## To do:
Locate the line that contains "A document is" in the entries below, then repeat it and every following line through the line that contains "Starting from December", exactly, and no others.

Material shown START

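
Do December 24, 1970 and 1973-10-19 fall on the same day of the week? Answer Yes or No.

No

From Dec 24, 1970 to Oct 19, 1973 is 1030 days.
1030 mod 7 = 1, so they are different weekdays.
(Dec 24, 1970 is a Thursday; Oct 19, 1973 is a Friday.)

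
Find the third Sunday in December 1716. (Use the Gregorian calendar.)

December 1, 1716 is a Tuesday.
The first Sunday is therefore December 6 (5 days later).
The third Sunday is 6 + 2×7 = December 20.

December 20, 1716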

Material shown END
Material shown START

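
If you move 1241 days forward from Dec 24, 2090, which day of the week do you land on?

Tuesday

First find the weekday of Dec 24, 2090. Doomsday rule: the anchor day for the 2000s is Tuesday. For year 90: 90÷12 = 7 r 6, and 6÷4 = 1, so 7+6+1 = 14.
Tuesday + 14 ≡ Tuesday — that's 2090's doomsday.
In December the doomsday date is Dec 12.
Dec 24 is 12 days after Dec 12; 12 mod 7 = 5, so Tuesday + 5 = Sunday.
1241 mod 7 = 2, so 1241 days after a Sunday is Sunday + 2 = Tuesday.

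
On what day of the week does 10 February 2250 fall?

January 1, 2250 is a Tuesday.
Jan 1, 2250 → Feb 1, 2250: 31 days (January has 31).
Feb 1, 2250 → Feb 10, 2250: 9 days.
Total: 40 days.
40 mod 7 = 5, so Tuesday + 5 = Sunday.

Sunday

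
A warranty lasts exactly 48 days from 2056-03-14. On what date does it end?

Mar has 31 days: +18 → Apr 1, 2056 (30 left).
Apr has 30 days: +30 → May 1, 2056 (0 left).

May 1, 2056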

Material shown END
Material shown START

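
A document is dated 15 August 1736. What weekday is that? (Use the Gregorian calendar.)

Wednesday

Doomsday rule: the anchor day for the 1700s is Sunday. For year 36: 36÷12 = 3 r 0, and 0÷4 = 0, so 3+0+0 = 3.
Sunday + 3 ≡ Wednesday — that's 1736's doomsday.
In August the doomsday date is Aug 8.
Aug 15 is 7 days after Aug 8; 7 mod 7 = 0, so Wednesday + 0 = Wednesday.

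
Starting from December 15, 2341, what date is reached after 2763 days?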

Material shown END

## The completed task:
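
A document is dated 15 August 1736. What weekday is that? (Use the Gregorian calendar.)

Wednesday

Doomsday rule: the anchor day for the 1700s is Sunday. For year 36: 36÷12 = 3 r 0, and 0÷4 = 0, so 3+0+0 = 3.
Sunday + 3 ≡ Wednesday — that's 1736's doomsday.
In August the doomsday date is Aug 8.
Aug 15 is 7 days after Aug 8; 7 mod 7 = 0, so Wednesday + 0 = Wednesday.

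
Starting from December 15, 2341, what date is reached after 2763 days?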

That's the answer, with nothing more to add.